→ What is expected
Would you please write out every record exactly?

→ Supplied material
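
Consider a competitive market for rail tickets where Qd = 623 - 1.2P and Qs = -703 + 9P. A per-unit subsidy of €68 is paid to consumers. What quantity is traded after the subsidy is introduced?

Pre-subsidy: 623 - 1.2P = -703 + 9P gives P* = 130, Q* = 467.
With the rebate, buyers effectively pay Pb = Ps − 68, where Ps is the price sellers receive.
Demand in terms of Ps becomes Qd = 623 − 1.2(Ps − 68) = 704.6 - 1.2Ps. Setting this equal to supply: 704.6 - 1.2Ps = -703 + 9Ps, so Ps = 138.
Buyers pay Pb = 138 − 68 = 70; Q' = -703 + 9·138 = 539.

Q' = 539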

→ Your response
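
Consider a competitive market for rail tickets where Qd = 623 - 1.2P and Qs = -703 + 9P. A per-unit subsidy of €68 is paid to consumers. What quantity is traded after the subsidy is introduced?

Pre-subsidy: 623 - 1.2P = -703 + 9P gives P* = 130, Q* = 467.
With the rebate, buyers effectively pay Pb = Ps − 68, where Ps is the price sellers receive.
Demand in terms of Ps becomes Qd = 623 − 1.2(Ps − 68) = 704.6 - 1.2Ps. Setting this equal to supply: 704.6 - 1.2Ps = -703 + 9Ps, so Ps = 138.
Buyers pay Pb = 138 − 68 = 70; Q' = -703 + 9·138 = 539.

Q' = 539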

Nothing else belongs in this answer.